**EXERCISE DETAILS:**
In the records below, find the line that contains "Here is the trace" and the line that contains "step 14: neg", then retype exactly those two lines and every line between them.

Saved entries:
[Start of section]
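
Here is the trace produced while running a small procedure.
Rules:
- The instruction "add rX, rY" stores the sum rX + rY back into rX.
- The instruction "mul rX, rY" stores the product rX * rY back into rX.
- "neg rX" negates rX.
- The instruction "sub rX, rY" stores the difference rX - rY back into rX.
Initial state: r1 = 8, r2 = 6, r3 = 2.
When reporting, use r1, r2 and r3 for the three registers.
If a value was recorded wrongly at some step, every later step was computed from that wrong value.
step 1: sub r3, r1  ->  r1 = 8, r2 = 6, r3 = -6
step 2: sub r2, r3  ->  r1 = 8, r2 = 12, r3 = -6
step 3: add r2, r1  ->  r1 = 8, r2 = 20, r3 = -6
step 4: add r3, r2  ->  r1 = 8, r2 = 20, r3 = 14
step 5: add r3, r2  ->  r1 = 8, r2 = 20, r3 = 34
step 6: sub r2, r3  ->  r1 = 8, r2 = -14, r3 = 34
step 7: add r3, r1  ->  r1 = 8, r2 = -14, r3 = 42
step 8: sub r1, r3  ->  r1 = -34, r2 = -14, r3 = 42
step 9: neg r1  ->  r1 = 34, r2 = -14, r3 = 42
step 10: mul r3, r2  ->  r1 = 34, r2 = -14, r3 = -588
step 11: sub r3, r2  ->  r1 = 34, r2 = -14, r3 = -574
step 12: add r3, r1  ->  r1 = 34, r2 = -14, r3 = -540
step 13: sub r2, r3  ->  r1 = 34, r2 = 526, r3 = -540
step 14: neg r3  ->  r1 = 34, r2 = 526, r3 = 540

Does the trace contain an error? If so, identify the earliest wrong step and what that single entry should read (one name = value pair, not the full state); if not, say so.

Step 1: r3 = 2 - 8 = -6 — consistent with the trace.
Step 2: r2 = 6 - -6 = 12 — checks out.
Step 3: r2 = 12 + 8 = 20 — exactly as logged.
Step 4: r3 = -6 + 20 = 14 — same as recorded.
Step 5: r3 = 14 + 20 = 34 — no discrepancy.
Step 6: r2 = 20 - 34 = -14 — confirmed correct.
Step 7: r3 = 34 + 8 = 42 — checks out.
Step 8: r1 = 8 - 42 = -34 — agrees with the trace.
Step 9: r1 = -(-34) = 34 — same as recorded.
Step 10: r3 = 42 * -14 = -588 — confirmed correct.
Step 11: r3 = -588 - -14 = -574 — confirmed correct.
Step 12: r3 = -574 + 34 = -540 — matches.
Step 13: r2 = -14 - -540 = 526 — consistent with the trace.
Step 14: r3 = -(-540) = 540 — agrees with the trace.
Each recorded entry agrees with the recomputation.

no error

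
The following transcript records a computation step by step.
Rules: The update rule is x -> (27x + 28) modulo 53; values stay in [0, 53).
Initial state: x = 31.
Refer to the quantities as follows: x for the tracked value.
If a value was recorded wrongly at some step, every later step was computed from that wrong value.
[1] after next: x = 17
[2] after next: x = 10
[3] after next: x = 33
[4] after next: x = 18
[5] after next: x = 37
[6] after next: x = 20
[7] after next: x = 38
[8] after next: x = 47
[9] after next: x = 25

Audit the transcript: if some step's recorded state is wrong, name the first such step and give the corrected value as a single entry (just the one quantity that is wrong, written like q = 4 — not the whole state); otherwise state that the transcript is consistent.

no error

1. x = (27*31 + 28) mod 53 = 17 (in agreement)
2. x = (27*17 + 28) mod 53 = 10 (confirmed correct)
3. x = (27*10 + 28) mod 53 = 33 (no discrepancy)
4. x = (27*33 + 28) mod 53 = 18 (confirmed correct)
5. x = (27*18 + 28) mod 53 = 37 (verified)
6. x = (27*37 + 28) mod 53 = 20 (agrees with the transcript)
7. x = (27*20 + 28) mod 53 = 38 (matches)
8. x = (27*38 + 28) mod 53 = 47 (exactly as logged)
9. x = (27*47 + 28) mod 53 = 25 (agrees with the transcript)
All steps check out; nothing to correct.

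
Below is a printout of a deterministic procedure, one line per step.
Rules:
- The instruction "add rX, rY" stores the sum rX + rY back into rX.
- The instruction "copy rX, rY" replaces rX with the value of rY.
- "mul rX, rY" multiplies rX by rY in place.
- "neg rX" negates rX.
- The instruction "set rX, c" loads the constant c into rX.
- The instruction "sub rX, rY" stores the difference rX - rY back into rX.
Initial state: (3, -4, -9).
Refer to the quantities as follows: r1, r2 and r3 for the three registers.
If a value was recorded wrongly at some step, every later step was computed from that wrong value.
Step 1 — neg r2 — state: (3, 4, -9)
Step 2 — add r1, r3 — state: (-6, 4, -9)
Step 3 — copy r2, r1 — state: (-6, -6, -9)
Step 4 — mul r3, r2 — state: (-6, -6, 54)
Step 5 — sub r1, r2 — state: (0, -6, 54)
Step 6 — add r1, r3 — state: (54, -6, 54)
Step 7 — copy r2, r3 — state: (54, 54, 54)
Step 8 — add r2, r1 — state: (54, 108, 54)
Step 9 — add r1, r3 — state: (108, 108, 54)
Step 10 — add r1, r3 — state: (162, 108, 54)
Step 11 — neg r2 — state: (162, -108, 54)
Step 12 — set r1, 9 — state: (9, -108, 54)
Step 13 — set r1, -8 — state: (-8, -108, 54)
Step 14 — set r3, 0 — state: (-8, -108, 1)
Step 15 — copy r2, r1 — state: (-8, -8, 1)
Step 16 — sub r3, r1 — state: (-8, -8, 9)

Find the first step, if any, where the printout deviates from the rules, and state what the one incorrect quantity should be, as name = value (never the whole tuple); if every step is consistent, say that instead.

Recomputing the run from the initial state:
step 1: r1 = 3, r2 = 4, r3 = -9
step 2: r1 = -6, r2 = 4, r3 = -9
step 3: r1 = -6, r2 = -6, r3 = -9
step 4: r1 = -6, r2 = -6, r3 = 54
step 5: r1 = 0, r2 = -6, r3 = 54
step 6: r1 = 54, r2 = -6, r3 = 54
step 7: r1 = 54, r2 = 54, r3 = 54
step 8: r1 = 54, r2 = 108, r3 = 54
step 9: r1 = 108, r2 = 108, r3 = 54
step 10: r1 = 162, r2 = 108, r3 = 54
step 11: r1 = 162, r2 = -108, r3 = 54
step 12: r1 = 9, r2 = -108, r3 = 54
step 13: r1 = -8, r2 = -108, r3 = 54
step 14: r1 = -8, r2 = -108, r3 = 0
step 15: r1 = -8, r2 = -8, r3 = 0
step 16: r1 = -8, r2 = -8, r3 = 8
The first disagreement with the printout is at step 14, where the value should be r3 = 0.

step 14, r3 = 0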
[End of section]
[Start of section]
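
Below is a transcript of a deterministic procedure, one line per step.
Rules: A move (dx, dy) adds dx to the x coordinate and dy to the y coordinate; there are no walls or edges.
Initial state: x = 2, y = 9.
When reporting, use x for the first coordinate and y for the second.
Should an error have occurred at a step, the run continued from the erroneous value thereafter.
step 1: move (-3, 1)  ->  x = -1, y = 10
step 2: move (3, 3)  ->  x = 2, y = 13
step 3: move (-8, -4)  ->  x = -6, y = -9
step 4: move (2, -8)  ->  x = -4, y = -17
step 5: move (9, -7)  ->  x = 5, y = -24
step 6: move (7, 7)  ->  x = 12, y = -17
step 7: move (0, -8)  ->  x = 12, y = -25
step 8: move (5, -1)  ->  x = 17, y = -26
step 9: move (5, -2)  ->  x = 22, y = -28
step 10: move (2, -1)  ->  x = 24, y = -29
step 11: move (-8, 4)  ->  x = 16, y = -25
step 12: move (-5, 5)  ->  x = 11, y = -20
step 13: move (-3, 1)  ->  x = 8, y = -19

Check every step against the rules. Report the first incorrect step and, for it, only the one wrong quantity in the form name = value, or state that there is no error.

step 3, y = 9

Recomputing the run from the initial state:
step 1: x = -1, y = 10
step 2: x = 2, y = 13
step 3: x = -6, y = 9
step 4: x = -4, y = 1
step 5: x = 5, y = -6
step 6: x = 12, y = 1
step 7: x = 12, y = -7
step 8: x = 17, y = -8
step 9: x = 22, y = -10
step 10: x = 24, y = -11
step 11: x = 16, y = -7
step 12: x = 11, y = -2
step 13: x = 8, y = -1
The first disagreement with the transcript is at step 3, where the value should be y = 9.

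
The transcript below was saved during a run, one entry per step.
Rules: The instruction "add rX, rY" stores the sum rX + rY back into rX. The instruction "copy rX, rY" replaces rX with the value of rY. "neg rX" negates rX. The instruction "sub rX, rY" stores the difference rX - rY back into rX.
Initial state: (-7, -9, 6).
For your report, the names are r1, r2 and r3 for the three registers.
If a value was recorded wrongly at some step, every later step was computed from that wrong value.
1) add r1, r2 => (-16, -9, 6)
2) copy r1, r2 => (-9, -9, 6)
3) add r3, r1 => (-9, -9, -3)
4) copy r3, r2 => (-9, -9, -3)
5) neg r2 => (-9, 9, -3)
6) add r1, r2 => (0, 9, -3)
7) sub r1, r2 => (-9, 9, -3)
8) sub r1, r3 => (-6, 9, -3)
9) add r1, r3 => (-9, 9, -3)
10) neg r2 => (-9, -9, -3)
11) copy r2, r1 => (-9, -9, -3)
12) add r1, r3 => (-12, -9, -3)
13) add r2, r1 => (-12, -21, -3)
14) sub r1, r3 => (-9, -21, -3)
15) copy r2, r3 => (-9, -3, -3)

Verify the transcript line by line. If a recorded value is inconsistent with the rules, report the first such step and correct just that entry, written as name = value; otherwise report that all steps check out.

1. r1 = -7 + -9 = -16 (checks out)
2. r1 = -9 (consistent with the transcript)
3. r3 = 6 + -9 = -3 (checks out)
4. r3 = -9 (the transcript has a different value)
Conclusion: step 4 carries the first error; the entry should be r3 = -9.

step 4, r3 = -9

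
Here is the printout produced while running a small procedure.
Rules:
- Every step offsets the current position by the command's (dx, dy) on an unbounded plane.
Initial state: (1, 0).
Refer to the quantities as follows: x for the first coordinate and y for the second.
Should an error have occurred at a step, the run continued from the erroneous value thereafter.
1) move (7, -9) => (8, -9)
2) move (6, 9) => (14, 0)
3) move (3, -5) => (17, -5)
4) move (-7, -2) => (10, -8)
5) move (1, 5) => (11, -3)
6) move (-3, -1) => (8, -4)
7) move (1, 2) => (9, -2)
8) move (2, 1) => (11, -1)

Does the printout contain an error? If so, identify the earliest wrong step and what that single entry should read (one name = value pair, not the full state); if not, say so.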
[End of section]
**RESPONSE BELOW:**
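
Here is the trace produced while running a small procedure.
Rules:
- The instruction "add rX, rY" stores the sum rX + rY back into rX.
- The instruction "mul rX, rY" stores the product rX * rY back into rX.
- "neg rX" negates rX.
- The instruction "sub rX, rY" stores the difference rX - rY back into rX.
Initial state: r1 = 8, r2 = 6, r3 = 2.
When reporting, use r1, r2 and r3 for the three registers.
If a value was recorded wrongly at some step, every later step was computed from that wrong value.
step 1: sub r3, r1  ->  r1 = 8, r2 = 6, r3 = -6
step 2: sub r2, r3  ->  r1 = 8, r2 = 12, r3 = -6
step 3: add r2, r1  ->  r1 = 8, r2 = 20, r3 = -6
step 4: add r3, r2  ->  r1 = 8, r2 = 20, r3 = 14
step 5: add r3, r2  ->  r1 = 8, r2 = 20, r3 = 34
step 6: sub r2, r3  ->  r1 = 8, r2 = -14, r3 = 34
step 7: add r3, r1  ->  r1 = 8, r2 = -14, r3 = 42
step 8: sub r1, r3  ->  r1 = -34, r2 = -14, r3 = 42
step 9: neg r1  ->  r1 = 34, r2 = -14, r3 = 42
step 10: mul r3, r2  ->  r1 = 34, r2 = -14, r3 = -588
step 11: sub r3, r2  ->  r1 = 34, r2 = -14, r3 = -574
step 12: add r3, r1  ->  r1 = 34, r2 = -14, r3 = -540
step 13: sub r2, r3  ->  r1 = 34, r2 = 526, r3 = -540
step 14: neg r3  ->  r1 = 34, r2 = 526, r3 = 540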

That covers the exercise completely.